_TASK DIRECTIONS_
A word-for-word copy of the entries is the only acceptable reply.

*** Opening of THE INPUT ***

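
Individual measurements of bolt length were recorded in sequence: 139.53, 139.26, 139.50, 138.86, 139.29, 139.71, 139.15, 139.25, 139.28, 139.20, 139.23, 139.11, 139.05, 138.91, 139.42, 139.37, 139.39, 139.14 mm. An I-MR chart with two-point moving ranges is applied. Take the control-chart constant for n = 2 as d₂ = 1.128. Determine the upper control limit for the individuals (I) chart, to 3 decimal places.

X̄ = (139.53 + 139.26 + 139.50 + 138.86 + 139.29 + 139.71 + 139.15 + 139.25 + 139.28 + 139.20 + 139.23 + 139.11 + 139.05 + 138.91 + 139.42 + 139.37 + 139.39 + 139.14) / 18 = 139.2583
Moving ranges: 0.27, 0.24, 0.64, 0.43, 0.42, 0.56, 0.10, 0.03, 0.08, 0.03, 0.12, 0.06, 0.14, 0.51, 0.05, 0.02, 0.25; M̄R̄ = 3.9500 / 17 = 0.2324
UCL = X̄ + 3·M̄R̄/d₂ = 139.2583 + 3 × 0.2324 / 1.128 = 139.8763

139.876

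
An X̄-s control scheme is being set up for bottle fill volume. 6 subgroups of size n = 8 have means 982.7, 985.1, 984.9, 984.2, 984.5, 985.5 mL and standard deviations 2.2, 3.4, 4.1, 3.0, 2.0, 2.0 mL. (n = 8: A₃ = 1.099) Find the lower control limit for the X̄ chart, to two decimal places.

981.42

X̄̄ = (982.7 + 985.1 + 984.9 + 984.2 + 984.5 + 985.5) / 6 = 984.4833
s̄ = (2.2 + 3.4 + 4.1 + 3.0 + 2.0 + 2.0) / 6 = 2.7833
LCL = X̄̄ − A₃·s̄ = 984.4833 − 1.099 × 2.7833 = 981.4244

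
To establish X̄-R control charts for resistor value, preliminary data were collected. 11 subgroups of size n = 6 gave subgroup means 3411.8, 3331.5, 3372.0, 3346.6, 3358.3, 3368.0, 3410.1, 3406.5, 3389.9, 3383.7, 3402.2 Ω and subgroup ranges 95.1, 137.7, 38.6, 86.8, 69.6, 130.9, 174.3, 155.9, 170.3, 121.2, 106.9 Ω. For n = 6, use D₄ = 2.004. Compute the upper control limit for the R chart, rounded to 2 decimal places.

234.52

R̄ = (95.1 + 137.7 + 38.6 + 86.8 + 69.6 + 130.9 + 174.3 + 155.9 + 170.3 + 121.2 + 106.9) / 11 = 1287.3000 / 11 = 117.0273
UCL_R = D₄·R̄ = 2.004 × 117.0273 = 234.5227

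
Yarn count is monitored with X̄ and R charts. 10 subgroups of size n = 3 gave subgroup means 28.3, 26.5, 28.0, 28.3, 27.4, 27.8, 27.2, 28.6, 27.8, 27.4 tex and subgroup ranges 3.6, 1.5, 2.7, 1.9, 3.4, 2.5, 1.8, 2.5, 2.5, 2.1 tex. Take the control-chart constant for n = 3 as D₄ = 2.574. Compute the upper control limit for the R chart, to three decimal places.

R̄ = (3.6 + 1.5 + 2.7 + 1.9 + 3.4 + 2.5 + 1.8 + 2.5 + 2.5 + 2.1) / 10 = 24.5000 / 10 = 2.4500
UCL_R = D₄·R̄ = 2.574 × 2.4500 = 6.3063

6.306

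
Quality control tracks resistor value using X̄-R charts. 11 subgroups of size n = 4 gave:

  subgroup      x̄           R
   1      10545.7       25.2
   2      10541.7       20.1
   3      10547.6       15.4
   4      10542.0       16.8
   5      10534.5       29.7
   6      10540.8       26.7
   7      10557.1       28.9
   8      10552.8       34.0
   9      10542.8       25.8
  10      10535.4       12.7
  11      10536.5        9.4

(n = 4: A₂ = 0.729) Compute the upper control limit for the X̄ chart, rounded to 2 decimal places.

10559.57

X̄̄ = (10545.7 + 10541.7 + 10547.6 + 10542.0 + 10534.5 + 10540.8 + 10557.1 + 10552.8 + 10542.8 + 10535.4 + 10536.5) / 11 = 115976.9000 / 11 = 10543.3545
R̄ = (25.2 + 20.1 + 15.4 + 16.8 + 29.7 + 26.7 + 28.9 + 34.0 + 25.8 + 12.7 + 9.4) / 11 = 244.7000 / 11 = 22.2455
UCL = X̄̄ + A₂·R̄ = 10543.3545 + 0.729 × 22.2455 = 10559.5715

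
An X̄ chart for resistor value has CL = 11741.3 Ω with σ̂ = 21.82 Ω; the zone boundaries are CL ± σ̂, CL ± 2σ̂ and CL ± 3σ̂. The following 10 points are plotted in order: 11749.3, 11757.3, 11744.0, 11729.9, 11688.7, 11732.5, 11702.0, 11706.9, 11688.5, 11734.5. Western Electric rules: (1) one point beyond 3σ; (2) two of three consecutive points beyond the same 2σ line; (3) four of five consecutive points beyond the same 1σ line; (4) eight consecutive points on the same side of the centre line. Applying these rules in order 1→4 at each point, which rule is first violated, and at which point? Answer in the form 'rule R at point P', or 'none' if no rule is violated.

rule 3 at point 9

Zone of each point (C = within 1σ̂, B = 1σ̂–2σ̂, A = 2σ̂–3σ̂, * = beyond 3σ̂; sign = side of CL): 1:+C, 2:+C, 3:+C, 4:-C, 5:-A, 6:-C, 7:-B, 8:-B, 9:-A, 10:-C
Rule 3 (four of five consecutive points beyond the same 1σ limit) is satisfied at point 9.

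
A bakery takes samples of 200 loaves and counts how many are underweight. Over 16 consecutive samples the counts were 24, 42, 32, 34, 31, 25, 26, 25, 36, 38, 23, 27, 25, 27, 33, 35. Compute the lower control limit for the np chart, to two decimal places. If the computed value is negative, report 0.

15.00

p̄ = Σdᵢ / (k·n) = 483 / (16 × 200) = 0.15094
LCL = np̄ − 3·√(np̄(1−p̄)) = 30.1875 − 3 × 5.0627 = 14.9994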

*** Close of THE INPUT ***

_THE COMPLETED TASK_
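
Individual measurements of bolt length were recorded in sequence: 139.53, 139.26, 139.50, 138.86, 139.29, 139.71, 139.15, 139.25, 139.28, 139.20, 139.23, 139.11, 139.05, 138.91, 139.42, 139.37, 139.39, 139.14 mm. An I-MR chart with two-point moving ranges is applied. Take the control-chart constant for n = 2 as d₂ = 1.128. Determine the upper control limit for the individuals (I) chart, to 3 decimal places.

X̄ = (139.53 + 139.26 + 139.50 + 138.86 + 139.29 + 139.71 + 139.15 + 139.25 + 139.28 + 139.20 + 139.23 + 139.11 + 139.05 + 138.91 + 139.42 + 139.37 + 139.39 + 139.14) / 18 = 139.2583
Moving ranges: 0.27, 0.24, 0.64, 0.43, 0.42, 0.56, 0.10, 0.03, 0.08, 0.03, 0.12, 0.06, 0.14, 0.51, 0.05, 0.02, 0.25; M̄R̄ = 3.9500 / 17 = 0.2324
UCL = X̄ + 3·M̄R̄/d₂ = 139.2583 + 3 × 0.2324 / 1.128 = 139.8763

139.876

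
An X̄-s control scheme is being set up for bottle fill volume. 6 subgroups of size n = 8 have means 982.7, 985.1, 984.9, 984.2, 984.5, 985.5 mL and standard deviations 2.2, 3.4, 4.1, 3.0, 2.0, 2.0 mL. (n = 8: A₃ = 1.099) Find the lower control limit for the X̄ chart, to two decimal places.

981.42

X̄̄ = (982.7 + 985.1 + 984.9 + 984.2 + 984.5 + 985.5) / 6 = 984.4833
s̄ = (2.2 + 3.4 + 4.1 + 3.0 + 2.0 + 2.0) / 6 = 2.7833
LCL = X̄̄ − A₃·s̄ = 984.4833 − 1.099 × 2.7833 = 981.4244

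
To establish X̄-R control charts for resistor value, preliminary data were collected. 11 subgroups of size n = 6 gave subgroup means 3411.8, 3331.5, 3372.0, 3346.6, 3358.3, 3368.0, 3410.1, 3406.5, 3389.9, 3383.7, 3402.2 Ω and subgroup ranges 95.1, 137.7, 38.6, 86.8, 69.6, 130.9, 174.3, 155.9, 170.3, 121.2, 106.9 Ω. For n = 6, use D₄ = 2.004. Compute the upper control limit for the R chart, rounded to 2 decimal places.

234.52

R̄ = (95.1 + 137.7 + 38.6 + 86.8 + 69.6 + 130.9 + 174.3 + 155.9 + 170.3 + 121.2 + 106.9) / 11 = 1287.3000 / 11 = 117.0273
UCL_R = D₄·R̄ = 2.004 × 117.0273 = 234.5227

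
Yarn count is monitored with X̄ and R charts. 10 subgroups of size n = 3 gave subgroup means 28.3, 26.5, 28.0, 28.3, 27.4, 27.8, 27.2, 28.6, 27.8, 27.4 tex and subgroup ranges 3.6, 1.5, 2.7, 1.9, 3.4, 2.5, 1.8, 2.5, 2.5, 2.1 tex. Take the control-chart constant for n = 3 as D₄ = 2.574. Compute the upper control limit for the R chart, to three decimal places.

R̄ = (3.6 + 1.5 + 2.7 + 1.9 + 3.4 + 2.5 + 1.8 + 2.5 + 2.5 + 2.1) / 10 = 24.5000 / 10 = 2.4500
UCL_R = D₄·R̄ = 2.574 × 2.4500 = 6.3063

6.306

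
Quality control tracks resistor value using X̄-R charts. 11 subgroups of size n = 4 gave:

  subgroup      x̄           R
   1      10545.7       25.2
   2      10541.7       20.1
   3      10547.6       15.4
   4      10542.0       16.8
   5      10534.5       29.7
   6      10540.8       26.7
   7      10557.1       28.9
   8      10552.8       34.0
   9      10542.8       25.8
  10      10535.4       12.7
  11      10536.5        9.4

(n = 4: A₂ = 0.729) Compute the upper control limit for the X̄ chart, rounded to 2 decimal places.

10559.57

X̄̄ = (10545.7 + 10541.7 + 10547.6 + 10542.0 + 10534.5 + 10540.8 + 10557.1 + 10552.8 + 10542.8 + 10535.4 + 10536.5) / 11 = 115976.9000 / 11 = 10543.3545
R̄ = (25.2 + 20.1 + 15.4 + 16.8 + 29.7 + 26.7 + 28.9 + 34.0 + 25.8 + 12.7 + 9.4) / 11 = 244.7000 / 11 = 22.2455
UCL = X̄̄ + A₂·R̄ = 10543.3545 + 0.729 × 22.2455 = 10559.5715

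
An X̄ chart for resistor value has CL = 11741.3 Ω with σ̂ = 21.82 Ω; the zone boundaries are CL ± σ̂, CL ± 2σ̂ and CL ± 3σ̂. The following 10 points are plotted in order: 11749.3, 11757.3, 11744.0, 11729.9, 11688.7, 11732.5, 11702.0, 11706.9, 11688.5, 11734.5. Western Electric rules: (1) one point beyond 3σ; (2) two of three consecutive points beyond the same 2σ line; (3) four of five consecutive points beyond the same 1σ line; (4) eight consecutive points on the same side of the centre line. Applying these rules in order 1→4 at each point, which rule is first violated, and at which point? Answer in the form 'rule R at point P', or 'none' if no rule is violated.

rule 3 at point 9

Zone of each point (C = within 1σ̂, B = 1σ̂–2σ̂, A = 2σ̂–3σ̂, * = beyond 3σ̂; sign = side of CL): 1:+C, 2:+C, 3:+C, 4:-C, 5:-A, 6:-C, 7:-B, 8:-B, 9:-A, 10:-C
Rule 3 (four of five consecutive points beyond the same 1σ limit) is satisfied at point 9.

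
A bakery takes samples of 200 loaves and counts how many are underweight. Over 16 consecutive samples the counts were 24, 42, 32, 34, 31, 25, 26, 25, 36, 38, 23, 27, 25, 27, 33, 35. Compute the lower control limit for the np chart, to two decimal places. If the computed value is negative, report 0.

15.00

p̄ = Σdᵢ / (k·n) = 483 / (16 × 200) = 0.15094
LCL = np̄ − 3·√(np̄(1−p̄)) = 30.1875 − 3 × 5.0627 = 14.9994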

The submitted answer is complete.